Segment Start: Study material

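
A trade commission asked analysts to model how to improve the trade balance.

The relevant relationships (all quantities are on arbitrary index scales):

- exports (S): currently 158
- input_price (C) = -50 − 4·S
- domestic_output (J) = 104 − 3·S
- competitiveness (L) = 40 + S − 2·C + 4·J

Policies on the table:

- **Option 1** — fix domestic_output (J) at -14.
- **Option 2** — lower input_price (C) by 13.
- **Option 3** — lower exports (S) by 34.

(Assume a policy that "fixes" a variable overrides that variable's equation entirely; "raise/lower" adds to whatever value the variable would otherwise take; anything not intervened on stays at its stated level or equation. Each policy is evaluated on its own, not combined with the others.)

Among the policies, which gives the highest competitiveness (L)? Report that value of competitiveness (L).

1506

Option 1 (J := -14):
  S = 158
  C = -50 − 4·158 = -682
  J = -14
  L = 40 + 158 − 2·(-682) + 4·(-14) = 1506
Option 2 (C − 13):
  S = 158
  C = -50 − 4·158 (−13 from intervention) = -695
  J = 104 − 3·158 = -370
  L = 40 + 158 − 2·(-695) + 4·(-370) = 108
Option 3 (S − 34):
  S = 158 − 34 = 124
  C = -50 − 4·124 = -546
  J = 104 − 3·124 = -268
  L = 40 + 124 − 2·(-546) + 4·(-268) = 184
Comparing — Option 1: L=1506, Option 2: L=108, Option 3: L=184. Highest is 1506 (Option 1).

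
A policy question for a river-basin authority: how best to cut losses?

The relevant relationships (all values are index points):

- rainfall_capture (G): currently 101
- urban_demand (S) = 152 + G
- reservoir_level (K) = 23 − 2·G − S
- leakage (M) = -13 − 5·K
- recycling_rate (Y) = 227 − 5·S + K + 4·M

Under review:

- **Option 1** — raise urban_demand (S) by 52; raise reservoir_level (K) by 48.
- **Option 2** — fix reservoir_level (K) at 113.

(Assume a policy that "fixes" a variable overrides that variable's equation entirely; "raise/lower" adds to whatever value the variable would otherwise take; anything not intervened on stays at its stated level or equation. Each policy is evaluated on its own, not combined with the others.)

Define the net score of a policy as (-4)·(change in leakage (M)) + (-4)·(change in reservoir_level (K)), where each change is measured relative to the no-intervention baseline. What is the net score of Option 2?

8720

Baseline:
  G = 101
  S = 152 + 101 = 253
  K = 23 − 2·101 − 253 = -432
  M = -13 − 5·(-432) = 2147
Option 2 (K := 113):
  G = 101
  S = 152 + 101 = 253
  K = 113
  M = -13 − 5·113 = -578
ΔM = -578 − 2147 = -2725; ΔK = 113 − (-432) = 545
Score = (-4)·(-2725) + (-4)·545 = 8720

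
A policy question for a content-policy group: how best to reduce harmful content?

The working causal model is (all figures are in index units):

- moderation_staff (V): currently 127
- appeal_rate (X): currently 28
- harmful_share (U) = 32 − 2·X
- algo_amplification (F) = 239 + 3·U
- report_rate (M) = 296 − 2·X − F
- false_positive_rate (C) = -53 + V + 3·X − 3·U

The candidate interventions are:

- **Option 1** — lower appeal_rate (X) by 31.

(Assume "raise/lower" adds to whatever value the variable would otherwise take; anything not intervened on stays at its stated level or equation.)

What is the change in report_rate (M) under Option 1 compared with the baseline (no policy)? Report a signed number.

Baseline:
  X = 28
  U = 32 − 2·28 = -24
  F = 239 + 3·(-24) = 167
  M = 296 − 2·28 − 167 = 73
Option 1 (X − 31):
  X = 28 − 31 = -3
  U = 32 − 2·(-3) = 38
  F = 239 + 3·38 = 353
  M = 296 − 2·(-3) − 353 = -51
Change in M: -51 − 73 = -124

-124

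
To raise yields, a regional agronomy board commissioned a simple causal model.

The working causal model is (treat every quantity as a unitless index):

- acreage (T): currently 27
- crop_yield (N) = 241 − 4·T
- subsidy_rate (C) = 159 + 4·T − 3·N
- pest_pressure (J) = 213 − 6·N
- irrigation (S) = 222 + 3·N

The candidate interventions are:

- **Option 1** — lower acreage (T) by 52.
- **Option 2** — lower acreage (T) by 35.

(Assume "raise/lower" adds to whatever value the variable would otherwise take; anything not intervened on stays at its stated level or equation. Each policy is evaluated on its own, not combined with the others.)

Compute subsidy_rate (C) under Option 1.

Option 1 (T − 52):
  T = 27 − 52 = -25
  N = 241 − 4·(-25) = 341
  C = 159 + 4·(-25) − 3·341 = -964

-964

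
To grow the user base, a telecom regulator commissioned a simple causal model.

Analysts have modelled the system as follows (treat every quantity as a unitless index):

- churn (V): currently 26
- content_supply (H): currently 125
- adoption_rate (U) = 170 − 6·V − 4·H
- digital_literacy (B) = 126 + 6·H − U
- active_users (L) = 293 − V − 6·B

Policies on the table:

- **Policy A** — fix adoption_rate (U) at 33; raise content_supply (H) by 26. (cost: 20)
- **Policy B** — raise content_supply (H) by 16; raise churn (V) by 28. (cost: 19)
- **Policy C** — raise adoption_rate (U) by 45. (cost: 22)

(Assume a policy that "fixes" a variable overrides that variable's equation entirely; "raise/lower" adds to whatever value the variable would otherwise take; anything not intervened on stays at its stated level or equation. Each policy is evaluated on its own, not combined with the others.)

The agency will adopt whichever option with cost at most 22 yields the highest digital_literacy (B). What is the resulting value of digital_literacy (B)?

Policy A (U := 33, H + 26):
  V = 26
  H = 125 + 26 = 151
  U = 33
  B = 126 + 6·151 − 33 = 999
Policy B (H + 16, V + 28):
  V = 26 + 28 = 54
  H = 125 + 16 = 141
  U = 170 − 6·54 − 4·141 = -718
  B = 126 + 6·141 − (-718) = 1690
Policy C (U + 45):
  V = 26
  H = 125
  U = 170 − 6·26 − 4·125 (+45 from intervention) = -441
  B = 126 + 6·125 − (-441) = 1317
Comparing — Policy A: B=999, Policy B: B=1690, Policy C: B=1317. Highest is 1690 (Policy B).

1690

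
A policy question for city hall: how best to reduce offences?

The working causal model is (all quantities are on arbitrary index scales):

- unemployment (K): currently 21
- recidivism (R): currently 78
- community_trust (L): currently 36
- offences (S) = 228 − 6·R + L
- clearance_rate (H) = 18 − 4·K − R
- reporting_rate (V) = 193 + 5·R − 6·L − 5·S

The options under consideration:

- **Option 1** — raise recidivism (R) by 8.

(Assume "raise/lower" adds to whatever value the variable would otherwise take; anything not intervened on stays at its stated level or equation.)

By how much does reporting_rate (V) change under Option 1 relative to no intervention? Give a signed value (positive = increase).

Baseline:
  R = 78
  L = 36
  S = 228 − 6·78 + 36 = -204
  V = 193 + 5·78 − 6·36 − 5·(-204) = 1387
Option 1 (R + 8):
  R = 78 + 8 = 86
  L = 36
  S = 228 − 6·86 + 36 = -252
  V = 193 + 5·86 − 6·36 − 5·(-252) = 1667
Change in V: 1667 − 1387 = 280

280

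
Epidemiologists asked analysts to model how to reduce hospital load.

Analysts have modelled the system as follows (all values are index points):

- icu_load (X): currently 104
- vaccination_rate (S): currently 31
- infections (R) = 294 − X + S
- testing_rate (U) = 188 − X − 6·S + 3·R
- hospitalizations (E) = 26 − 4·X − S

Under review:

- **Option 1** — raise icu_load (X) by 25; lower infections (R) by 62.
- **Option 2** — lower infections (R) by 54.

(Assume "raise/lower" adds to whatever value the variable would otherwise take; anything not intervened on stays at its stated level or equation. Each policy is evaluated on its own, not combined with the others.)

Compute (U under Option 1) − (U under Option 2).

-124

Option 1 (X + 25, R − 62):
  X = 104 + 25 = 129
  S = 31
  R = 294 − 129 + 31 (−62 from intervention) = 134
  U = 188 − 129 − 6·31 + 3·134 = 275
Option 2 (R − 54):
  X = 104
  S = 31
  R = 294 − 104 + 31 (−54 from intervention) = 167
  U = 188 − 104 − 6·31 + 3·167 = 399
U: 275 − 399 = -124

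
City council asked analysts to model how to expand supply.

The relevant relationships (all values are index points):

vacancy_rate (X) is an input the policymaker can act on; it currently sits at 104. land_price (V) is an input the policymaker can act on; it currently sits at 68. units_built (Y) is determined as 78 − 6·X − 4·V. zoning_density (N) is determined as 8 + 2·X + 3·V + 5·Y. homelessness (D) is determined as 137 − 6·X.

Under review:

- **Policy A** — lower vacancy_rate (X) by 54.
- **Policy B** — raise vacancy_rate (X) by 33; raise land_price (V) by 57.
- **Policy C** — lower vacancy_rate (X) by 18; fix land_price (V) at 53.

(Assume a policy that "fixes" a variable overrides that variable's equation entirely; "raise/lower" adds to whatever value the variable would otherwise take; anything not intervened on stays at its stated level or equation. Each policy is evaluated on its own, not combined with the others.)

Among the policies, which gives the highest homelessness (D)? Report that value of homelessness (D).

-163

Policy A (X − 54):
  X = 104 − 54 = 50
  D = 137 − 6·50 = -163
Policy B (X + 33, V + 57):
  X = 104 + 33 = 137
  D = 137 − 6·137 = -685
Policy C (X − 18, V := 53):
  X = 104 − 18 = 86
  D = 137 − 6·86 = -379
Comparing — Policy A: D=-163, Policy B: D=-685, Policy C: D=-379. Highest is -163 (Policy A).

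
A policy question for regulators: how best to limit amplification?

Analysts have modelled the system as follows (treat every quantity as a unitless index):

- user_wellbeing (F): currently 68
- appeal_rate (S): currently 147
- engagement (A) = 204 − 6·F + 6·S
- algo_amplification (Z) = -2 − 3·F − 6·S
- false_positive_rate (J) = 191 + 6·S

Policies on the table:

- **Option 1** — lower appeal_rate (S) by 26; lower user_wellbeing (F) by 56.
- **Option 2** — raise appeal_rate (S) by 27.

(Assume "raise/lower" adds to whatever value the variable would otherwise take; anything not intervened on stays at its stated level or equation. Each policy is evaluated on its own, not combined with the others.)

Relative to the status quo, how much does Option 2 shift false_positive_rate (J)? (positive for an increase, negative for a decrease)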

Segment End: Study material

● Work order:
From the records above, copy each line in which the string "causal" occurs.

● Written reply:
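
The working causal model is (all figures are in index units):
To raise yields, a regional agronomy board commissioned a simple causal model.
The working causal model is (treat every quantity as a unitless index):
To grow the user base, a telecom regulator commissioned a simple causal model.
The working causal model is (all quantities are on arbitrary index scales):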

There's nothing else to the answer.